--- START ---

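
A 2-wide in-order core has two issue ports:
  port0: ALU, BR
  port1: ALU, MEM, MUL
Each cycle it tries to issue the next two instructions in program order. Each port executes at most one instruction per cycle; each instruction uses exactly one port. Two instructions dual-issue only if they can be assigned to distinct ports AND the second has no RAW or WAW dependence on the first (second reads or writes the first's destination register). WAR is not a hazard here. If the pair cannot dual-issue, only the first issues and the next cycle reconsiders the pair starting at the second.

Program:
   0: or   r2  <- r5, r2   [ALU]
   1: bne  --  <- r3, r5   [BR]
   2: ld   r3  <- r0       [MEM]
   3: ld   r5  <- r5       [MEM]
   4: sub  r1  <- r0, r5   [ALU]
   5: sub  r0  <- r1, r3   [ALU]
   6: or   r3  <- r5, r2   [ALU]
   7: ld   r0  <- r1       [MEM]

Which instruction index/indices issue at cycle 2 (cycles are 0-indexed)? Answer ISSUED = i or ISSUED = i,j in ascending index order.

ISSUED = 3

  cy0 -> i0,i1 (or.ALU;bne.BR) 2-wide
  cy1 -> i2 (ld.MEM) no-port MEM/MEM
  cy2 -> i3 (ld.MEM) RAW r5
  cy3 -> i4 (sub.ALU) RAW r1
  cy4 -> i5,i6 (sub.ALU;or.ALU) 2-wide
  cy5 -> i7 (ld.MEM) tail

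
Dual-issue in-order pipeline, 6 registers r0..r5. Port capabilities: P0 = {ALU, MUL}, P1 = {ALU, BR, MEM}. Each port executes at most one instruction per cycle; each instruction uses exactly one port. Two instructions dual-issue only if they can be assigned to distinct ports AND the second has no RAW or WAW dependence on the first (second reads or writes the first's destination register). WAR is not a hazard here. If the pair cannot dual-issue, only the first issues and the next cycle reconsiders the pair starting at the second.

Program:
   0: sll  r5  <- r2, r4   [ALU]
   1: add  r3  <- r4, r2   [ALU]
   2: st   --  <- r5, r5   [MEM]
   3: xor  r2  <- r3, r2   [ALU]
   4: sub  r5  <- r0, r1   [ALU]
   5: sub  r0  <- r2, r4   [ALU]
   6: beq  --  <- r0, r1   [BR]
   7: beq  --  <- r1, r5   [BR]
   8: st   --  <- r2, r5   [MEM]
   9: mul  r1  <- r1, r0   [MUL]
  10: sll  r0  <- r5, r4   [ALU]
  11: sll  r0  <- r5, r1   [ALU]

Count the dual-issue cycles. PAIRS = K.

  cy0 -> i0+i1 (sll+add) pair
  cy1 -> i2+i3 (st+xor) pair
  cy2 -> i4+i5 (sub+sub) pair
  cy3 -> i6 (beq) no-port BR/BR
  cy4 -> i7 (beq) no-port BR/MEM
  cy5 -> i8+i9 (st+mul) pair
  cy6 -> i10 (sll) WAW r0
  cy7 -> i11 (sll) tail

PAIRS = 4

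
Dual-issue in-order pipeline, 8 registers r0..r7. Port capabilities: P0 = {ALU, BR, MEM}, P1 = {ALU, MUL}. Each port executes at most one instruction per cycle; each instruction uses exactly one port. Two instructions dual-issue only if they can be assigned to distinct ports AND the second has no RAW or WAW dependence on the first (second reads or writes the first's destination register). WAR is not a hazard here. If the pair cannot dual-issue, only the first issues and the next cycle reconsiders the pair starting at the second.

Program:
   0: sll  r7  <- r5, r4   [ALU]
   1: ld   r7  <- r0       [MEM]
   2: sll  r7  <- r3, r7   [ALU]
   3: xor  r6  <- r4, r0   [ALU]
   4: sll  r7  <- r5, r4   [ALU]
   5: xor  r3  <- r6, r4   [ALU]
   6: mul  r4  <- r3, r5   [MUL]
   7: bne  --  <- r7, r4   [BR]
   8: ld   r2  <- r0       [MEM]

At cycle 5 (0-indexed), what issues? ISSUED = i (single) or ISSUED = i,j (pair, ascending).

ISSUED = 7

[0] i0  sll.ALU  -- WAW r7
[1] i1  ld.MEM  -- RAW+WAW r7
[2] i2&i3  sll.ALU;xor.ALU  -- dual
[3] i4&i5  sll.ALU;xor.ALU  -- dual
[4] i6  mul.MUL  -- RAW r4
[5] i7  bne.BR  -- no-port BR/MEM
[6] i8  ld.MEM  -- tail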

--- END ---
--- START ---

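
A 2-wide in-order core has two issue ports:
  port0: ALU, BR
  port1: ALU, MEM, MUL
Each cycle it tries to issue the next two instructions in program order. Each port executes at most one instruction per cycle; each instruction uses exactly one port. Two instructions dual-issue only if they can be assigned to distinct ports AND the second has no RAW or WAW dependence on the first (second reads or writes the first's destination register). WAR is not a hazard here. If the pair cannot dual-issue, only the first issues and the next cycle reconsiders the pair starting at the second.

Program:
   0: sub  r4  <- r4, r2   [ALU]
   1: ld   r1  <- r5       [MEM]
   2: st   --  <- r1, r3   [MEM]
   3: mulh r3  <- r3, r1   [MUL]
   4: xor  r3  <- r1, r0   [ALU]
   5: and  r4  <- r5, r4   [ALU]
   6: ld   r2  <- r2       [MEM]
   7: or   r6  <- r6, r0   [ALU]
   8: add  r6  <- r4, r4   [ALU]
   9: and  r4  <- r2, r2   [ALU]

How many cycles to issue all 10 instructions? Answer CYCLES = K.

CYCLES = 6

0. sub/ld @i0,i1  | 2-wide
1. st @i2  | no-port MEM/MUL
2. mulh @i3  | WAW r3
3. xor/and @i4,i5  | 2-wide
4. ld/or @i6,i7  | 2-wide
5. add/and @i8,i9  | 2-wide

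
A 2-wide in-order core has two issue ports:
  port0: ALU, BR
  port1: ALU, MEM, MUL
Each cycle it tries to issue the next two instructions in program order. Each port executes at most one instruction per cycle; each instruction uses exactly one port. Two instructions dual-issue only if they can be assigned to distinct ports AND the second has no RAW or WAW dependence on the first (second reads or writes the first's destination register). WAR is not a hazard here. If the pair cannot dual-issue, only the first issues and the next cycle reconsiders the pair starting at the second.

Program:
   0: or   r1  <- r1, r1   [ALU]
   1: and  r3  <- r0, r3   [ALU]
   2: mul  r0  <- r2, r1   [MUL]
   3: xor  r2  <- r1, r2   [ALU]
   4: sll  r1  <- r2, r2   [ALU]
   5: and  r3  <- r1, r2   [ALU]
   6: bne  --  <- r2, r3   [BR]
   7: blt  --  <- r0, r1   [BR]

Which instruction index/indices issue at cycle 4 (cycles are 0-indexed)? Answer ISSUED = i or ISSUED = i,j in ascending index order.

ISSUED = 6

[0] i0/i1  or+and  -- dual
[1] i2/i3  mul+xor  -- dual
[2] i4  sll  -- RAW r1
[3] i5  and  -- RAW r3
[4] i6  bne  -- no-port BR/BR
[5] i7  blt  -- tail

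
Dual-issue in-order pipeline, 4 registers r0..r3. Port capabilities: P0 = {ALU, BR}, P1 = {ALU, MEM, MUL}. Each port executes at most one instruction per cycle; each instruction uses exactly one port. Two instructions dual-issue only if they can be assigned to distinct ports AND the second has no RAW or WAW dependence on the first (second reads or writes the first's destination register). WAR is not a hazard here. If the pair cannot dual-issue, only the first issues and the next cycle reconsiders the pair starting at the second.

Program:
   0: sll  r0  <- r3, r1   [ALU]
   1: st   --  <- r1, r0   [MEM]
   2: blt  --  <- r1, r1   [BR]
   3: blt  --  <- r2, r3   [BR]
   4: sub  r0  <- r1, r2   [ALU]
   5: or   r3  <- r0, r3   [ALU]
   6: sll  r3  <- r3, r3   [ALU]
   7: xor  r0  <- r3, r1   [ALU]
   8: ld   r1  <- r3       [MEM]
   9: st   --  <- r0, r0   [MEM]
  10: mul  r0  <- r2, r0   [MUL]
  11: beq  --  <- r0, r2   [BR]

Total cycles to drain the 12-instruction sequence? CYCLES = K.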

--- END ---

Filter the entries and copy out every line with the word "registers".

▶ [Reply to the task]
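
Dual-issue in-order pipeline, 6 registers r0..r5. Port capabilities: P0 = {ALU, MUL}, P1 = {ALU, BR, MEM}. Each port executes at most one instruction per cycle; each instruction uses exactly one port. Two instructions dual-issue only if they can be assigned to distinct ports AND the second has no RAW or WAW dependence on the first (second reads or writes the first's destination register). WAR is not a hazard here. If the pair cannot dual-issue, only the first issues and the next cycle reconsiders the pair starting at the second.
Dual-issue in-order pipeline, 8 registers r0..r7. Port capabilities: P0 = {ALU, BR, MEM}, P1 = {ALU, MUL}. Each port executes at most one instruction per cycle; each instruction uses exactly one port. Two instructions dual-issue only if they can be assigned to distinct ports AND the second has no RAW or WAW dependence on the first (second reads or writes the first's destination register). WAR is not a hazard here. If the pair cannot dual-issue, only the first issues and the next cycle reconsiders the pair starting at the second.
Dual-issue in-order pipeline, 4 registers r0..r3. Port capabilities: P0 = {ALU, BR}, P1 = {ALU, MEM, MUL}. Each port executes at most one instruction per cycle; each instruction uses exactly one port. Two instructions dual-issue only if they can be assigned to distinct ports AND the second has no RAW or WAW dependence on the first (second reads or writes the first's destination register). WAR is not a hazard here. If the pair cannot dual-issue, only the first issues and the next cycle reconsiders the pair starting at the second.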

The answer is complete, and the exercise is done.